== YOUR OBJECTIVE ==
Write out the entries once more, exactly as they appear.

== THE DATA ==
· · · ·

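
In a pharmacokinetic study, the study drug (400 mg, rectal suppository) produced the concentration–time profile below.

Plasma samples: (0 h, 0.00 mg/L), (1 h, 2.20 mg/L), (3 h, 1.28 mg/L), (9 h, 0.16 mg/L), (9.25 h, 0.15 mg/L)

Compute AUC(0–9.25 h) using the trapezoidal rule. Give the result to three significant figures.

Trapezoidal AUC_0→9.25:
  [0→1]: (0.00+2.20)/2 × 1 = 1.1
  [1→3]: (2.20+1.28)/2 × 2 = 3.48
  [3→9]: (1.28+0.16)/2 × 6 = 4.32
  [9→9.25]: (0.16+0.15)/2 × 0.25 = 0.03875
  Sum = 8.93875 mg/L·h

AUC = 8.94 mg/L·h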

· · · ·

== OUTPUT ==
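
In a pharmacokinetic study, the study drug (400 mg, rectal suppository) produced the concentration–time profile below.

Plasma samples: (0 h, 0.00 mg/L), (1 h, 2.20 mg/L), (3 h, 1.28 mg/L), (9 h, 0.16 mg/L), (9.25 h, 0.15 mg/L)

Compute AUC(0–9.25 h) using the trapezoidal rule. Give the result to three significant figures.

Trapezoidal AUC_0→9.25:
  [0→1]: (0.00+2.20)/2 × 1 = 1.1
  [1→3]: (2.20+1.28)/2 × 2 = 3.48
  [3→9]: (1.28+0.16)/2 × 6 = 4.32
  [9→9.25]: (0.16+0.15)/2 × 0.25 = 0.03875
  Sum = 8.93875 mg/L·h

AUC = 8.94 mg/L·h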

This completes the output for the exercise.